Stored data entries =
== Segment start ==

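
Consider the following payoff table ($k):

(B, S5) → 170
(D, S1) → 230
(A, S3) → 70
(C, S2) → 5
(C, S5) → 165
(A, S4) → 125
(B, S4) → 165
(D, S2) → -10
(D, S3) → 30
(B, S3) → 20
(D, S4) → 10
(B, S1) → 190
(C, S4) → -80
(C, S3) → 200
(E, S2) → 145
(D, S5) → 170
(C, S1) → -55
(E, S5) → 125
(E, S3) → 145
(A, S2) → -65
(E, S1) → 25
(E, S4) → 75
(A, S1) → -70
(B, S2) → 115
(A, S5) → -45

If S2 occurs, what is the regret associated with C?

140

Best payoff under S2 is 145.
Regret = 145 − 5 = 140.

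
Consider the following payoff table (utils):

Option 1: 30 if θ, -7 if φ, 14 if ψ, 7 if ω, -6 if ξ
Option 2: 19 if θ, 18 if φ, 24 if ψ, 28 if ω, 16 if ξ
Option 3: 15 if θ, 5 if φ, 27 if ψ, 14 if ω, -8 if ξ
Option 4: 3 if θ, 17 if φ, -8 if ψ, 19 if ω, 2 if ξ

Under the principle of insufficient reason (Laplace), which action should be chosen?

Row averages: Option 1=7.6, Option 2=21, Option 3=10.6, Option 4=6.6
Highest average = 21 → Option 2.

Option 2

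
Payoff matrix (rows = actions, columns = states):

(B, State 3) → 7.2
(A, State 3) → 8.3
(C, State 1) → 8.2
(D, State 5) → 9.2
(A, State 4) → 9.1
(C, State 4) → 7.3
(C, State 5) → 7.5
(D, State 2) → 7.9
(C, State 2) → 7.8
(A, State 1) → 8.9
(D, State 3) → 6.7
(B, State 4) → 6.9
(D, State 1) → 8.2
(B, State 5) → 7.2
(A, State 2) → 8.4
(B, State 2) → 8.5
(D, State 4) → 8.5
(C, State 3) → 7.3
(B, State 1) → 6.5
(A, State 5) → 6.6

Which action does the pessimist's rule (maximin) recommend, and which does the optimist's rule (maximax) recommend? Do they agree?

maximin → C; maximax → D (disagree)

Row minima: A=6.6, B=6.5, C=7.3, D=6.7
Best worst-case = 7.3 → C.
Row maxima: A=9.1, B=8.5, C=8.2, D=9.2
Best best-case = 9.2 → D.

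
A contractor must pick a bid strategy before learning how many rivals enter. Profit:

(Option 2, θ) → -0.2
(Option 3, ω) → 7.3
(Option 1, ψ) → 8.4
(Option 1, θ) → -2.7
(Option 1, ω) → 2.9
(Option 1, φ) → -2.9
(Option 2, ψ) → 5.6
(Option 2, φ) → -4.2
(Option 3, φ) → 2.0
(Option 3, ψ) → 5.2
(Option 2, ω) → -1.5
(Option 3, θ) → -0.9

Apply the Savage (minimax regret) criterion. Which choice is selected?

Column bests: θ=-0.2, φ=2.0, ψ=8.4, ω=7.3.
Option 1 regrets: 2.5, 4.9, 0.0, 4.4 → max 4.9
Option 2 regrets: 0.0, 6.2, 2.8, 8.8 → max 8.8
Option 3 regrets: 0.7, 0.0, 3.2, 0.0 → max 3.2
Smallest max regret = 3.2 → Option 3.

Option 3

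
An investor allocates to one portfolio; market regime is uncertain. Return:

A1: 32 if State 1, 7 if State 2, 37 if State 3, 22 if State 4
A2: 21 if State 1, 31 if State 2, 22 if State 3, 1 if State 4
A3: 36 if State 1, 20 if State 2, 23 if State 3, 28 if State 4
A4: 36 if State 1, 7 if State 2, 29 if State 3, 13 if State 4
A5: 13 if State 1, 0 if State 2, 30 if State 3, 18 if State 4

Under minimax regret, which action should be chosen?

A3

Column bests: State 1=36, State 2=31, State 3=37, State 4=28.
A1 regrets: 4, 24, 0, 6 → max 24
A2 regrets: 15, 0, 15, 27 → max 27
A3 regrets: 0, 11, 14, 0 → max 14
A4 regrets: 0, 24, 8, 15 → max 24
A5 regrets: 23, 31, 7, 10 → max 31
Smallest max regret = 14 → A3.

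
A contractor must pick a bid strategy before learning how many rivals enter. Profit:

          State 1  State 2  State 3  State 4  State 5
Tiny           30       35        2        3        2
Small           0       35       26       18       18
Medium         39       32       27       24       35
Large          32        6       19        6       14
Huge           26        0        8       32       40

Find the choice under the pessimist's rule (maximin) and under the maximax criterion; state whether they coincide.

maximin → Medium; maximax → Huge (disagree)

Row minima: Tiny=2, Small=0, Medium=24, Large=6, Huge=0
Best worst-case = 24 → Medium.
Row maxima: Tiny=35, Small=35, Medium=39, Large=32, Huge=40
Best best-case = 40 → Huge.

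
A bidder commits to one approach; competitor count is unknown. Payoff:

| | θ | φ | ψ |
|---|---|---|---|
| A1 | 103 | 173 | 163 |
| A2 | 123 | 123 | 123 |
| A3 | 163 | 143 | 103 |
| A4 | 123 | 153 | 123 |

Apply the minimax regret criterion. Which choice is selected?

A4

Column bests: θ=163, φ=173, ψ=163.
A1 regrets: 60, 0, 0 → max 60
A2 regrets: 40, 50, 40 → max 50
A3 regrets: 0, 30, 60 → max 60
A4 regrets: 40, 20, 40 → max 40
Smallest max regret = 40 → A4.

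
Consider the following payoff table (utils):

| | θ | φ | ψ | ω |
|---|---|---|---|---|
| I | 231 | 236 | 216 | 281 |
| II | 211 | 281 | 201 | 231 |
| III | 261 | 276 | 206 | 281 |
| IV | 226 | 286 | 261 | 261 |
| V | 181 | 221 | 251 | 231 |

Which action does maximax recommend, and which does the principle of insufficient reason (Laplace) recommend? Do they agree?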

== Segment end ==

TASK DESCRIPTION = From the line containing "206 | 281 |" through the last line of the records above, reproduce every line exactly.

EXERCISE OUTPUT =
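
| III | 261 | 276 | 206 | 281 |
| IV | 226 | 286 | 261 | 261 |
| V | 181 | 221 | 251 | 231 |

Which action does maximax recommend, and which does the principle of insufficient reason (Laplace) recommend? Do they agree?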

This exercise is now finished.